→ What is needed: Keep to one stretch of the data below, the lines from the one with "Consider HC≡C-CH(Cl)-C≡C-CH(OH)-CH(OH)-C≡C-CH2-CH=CH2 (C1–C12" up to and including the one with "In H2C=C=CH-CH(Br)-CH=CH-CH=CH2 (carbons", and return that stretch exactly.

→ Collected data entries:
###
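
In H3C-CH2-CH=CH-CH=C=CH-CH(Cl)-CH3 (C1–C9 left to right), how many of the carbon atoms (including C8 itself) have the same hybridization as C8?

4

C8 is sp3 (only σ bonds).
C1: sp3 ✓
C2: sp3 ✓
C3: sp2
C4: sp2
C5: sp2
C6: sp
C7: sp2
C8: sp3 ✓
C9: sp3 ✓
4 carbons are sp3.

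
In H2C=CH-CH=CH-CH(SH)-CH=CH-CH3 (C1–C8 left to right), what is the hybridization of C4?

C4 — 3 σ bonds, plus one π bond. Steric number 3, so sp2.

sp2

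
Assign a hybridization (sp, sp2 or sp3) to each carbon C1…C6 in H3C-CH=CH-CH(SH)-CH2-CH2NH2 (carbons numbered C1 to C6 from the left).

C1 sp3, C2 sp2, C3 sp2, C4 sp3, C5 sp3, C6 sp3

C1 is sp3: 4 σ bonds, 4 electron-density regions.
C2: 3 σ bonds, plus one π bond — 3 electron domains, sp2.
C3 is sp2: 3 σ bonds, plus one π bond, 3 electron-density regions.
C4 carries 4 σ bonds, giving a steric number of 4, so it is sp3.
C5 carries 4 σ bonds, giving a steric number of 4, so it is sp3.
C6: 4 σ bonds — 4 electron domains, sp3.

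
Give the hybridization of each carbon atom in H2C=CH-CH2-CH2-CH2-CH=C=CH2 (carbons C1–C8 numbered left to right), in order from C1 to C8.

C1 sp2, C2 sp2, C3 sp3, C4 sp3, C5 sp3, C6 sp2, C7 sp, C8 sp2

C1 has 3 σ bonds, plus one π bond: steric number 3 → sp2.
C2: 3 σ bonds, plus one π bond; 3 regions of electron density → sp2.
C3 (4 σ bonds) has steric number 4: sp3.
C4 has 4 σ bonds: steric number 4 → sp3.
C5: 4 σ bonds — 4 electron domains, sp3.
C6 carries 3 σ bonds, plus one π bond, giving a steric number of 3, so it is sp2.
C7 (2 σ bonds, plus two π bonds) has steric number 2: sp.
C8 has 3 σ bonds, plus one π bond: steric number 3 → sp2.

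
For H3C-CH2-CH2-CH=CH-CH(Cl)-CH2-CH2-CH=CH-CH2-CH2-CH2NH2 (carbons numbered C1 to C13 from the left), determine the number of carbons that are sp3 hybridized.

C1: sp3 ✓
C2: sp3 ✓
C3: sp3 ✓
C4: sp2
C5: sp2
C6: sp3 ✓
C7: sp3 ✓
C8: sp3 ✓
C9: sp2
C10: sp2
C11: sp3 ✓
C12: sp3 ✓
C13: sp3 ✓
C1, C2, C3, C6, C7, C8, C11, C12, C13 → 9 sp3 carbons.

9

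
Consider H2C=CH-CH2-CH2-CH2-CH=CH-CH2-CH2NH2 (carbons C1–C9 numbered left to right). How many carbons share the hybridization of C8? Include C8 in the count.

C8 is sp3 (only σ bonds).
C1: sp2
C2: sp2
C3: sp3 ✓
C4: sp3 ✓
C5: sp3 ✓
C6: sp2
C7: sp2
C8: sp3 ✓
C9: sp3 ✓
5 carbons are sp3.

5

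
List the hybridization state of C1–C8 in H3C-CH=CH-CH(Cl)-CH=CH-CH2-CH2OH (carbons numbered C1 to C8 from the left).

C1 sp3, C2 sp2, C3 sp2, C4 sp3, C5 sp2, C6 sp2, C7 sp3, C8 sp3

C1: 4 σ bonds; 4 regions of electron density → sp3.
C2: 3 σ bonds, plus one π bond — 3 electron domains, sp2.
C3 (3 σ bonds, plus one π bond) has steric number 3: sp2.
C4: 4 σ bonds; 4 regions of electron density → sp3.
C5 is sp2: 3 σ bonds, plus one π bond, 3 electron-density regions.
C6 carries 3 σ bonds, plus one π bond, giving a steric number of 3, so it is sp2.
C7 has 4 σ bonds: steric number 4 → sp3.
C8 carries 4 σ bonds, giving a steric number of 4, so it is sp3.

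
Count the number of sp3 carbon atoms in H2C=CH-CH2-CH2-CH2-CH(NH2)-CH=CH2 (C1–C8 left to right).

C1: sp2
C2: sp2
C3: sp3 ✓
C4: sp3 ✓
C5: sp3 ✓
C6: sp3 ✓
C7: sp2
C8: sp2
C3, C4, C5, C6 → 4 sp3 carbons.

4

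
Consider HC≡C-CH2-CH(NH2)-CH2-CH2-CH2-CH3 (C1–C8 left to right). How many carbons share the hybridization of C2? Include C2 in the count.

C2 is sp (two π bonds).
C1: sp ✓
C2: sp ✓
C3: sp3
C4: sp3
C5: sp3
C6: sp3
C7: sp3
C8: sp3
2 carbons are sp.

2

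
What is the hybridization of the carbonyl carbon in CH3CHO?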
###
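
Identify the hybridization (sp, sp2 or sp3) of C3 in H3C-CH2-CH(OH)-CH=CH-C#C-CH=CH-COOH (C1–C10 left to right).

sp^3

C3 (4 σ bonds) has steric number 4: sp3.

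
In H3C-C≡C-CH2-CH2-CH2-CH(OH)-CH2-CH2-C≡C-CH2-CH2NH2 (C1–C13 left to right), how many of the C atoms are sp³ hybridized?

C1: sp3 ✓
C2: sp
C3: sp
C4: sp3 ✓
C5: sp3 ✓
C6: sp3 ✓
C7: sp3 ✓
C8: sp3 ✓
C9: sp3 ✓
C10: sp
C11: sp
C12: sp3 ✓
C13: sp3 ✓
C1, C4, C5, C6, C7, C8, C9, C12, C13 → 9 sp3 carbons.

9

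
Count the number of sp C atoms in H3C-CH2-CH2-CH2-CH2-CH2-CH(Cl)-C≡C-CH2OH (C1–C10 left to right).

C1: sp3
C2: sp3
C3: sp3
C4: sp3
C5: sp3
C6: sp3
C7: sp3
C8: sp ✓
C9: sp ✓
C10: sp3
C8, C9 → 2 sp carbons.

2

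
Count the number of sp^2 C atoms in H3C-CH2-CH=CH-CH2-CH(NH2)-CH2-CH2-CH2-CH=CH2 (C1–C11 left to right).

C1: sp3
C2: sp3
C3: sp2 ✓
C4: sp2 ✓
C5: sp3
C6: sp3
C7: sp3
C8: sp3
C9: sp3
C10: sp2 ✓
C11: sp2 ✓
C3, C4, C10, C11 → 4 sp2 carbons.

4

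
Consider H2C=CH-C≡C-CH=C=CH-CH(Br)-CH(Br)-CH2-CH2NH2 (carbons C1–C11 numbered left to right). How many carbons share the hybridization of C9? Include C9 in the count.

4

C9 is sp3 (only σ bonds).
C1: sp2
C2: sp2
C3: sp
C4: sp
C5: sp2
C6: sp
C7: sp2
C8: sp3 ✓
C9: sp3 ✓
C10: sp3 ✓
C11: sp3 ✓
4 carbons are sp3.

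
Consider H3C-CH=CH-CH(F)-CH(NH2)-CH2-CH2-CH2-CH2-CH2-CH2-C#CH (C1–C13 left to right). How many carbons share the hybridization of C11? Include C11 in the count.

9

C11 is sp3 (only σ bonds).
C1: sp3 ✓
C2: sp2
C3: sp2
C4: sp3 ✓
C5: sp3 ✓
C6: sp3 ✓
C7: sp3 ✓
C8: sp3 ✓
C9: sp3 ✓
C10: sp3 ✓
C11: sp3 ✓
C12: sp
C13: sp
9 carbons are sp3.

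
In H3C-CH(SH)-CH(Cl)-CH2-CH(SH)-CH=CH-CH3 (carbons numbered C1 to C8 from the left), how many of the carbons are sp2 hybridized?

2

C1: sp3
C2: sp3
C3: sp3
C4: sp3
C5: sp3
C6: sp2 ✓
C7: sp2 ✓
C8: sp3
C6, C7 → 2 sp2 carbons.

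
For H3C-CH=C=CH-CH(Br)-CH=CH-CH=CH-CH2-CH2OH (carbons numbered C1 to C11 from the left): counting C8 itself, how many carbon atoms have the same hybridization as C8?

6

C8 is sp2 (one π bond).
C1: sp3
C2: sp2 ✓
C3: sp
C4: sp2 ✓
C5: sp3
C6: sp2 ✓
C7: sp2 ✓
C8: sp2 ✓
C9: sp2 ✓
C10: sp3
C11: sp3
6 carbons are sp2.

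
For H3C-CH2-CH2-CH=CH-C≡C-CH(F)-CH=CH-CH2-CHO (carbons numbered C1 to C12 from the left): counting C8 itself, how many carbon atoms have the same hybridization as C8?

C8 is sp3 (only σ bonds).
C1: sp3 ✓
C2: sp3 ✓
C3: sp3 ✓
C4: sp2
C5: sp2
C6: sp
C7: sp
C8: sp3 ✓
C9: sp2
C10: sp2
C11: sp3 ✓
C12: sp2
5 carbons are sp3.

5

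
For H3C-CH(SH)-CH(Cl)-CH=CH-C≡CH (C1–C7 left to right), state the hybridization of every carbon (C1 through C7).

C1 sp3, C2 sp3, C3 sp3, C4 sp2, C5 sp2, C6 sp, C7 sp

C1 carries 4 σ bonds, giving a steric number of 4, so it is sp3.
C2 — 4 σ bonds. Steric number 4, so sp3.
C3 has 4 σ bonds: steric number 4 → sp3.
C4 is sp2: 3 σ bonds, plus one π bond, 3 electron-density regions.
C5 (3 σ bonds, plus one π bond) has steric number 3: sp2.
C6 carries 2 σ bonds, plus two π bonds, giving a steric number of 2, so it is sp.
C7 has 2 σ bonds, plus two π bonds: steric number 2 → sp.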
###
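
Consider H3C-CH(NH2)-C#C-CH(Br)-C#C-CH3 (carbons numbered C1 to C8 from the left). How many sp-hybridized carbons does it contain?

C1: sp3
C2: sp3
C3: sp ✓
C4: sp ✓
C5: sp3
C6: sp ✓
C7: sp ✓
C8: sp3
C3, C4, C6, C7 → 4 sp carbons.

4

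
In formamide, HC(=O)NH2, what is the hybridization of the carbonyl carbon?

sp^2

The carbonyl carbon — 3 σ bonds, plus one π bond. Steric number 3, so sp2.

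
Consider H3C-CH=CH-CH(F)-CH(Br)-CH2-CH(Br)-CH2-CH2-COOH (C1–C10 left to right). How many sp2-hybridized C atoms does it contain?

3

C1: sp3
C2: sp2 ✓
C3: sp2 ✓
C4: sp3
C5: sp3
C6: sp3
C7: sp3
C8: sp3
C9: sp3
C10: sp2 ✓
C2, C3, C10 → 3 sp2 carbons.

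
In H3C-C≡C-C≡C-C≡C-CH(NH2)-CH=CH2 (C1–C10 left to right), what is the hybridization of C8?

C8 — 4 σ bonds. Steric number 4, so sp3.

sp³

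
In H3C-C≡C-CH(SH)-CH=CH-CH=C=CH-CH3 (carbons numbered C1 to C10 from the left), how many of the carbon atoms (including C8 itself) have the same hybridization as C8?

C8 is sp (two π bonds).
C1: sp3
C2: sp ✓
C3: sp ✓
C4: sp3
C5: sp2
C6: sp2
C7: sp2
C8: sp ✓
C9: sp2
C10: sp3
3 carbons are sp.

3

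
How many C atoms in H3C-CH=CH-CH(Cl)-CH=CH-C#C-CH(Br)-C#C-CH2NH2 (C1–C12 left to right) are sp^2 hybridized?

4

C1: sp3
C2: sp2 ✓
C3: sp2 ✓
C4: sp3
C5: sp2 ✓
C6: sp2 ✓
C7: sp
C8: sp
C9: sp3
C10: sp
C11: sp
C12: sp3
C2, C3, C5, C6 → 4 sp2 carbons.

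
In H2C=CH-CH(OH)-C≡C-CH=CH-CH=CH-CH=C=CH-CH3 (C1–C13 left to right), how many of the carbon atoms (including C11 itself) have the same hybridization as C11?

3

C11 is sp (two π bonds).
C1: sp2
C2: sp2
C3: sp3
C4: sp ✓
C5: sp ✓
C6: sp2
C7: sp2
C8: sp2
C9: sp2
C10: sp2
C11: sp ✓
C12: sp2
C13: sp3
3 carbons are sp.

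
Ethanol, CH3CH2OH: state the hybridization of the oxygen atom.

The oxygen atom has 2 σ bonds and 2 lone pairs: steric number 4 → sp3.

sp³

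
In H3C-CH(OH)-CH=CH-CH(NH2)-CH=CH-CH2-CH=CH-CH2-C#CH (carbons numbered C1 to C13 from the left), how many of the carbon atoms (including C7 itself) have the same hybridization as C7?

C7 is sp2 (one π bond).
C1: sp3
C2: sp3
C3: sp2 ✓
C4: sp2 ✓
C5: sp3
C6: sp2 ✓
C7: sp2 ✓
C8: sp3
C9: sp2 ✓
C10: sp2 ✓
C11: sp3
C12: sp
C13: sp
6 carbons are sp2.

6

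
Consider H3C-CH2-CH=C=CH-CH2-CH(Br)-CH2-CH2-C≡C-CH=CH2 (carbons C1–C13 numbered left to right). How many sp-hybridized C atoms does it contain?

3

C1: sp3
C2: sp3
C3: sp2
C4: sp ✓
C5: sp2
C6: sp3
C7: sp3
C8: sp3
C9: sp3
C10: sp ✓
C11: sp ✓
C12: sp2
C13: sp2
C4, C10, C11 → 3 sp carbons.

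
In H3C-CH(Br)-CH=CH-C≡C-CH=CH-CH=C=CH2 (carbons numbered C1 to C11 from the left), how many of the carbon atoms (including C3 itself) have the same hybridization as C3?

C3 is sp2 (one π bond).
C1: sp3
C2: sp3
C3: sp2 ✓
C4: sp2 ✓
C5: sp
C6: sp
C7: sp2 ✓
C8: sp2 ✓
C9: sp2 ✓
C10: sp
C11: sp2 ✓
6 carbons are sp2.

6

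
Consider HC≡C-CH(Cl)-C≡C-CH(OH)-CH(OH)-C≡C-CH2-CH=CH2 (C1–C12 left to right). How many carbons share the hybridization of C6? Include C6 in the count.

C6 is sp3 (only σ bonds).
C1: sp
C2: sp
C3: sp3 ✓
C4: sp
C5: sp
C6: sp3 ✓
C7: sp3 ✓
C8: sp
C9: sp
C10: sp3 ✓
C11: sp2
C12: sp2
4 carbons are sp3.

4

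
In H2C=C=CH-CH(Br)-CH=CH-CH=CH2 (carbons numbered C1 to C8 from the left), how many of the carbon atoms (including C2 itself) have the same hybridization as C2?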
###
→ Written answer:
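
Consider HC≡C-CH(Cl)-C≡C-CH(OH)-CH(OH)-C≡C-CH2-CH=CH2 (C1–C12 left to right). How many carbons share the hybridization of C6? Include C6 in the count.

C6 is sp3 (only σ bonds).
C1: sp
C2: sp
C3: sp3 ✓
C4: sp
C5: sp
C6: sp3 ✓
C7: sp3 ✓
C8: sp
C9: sp
C10: sp3 ✓
C11: sp2
C12: sp2
4 carbons are sp3.

4

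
In H2C=C=CH-CH(Br)-CH=CH-CH=CH2 (carbons numbered C1 to C8 from the left), how many of the carbon atoms (including C2 itself) have the same hybridization as C2?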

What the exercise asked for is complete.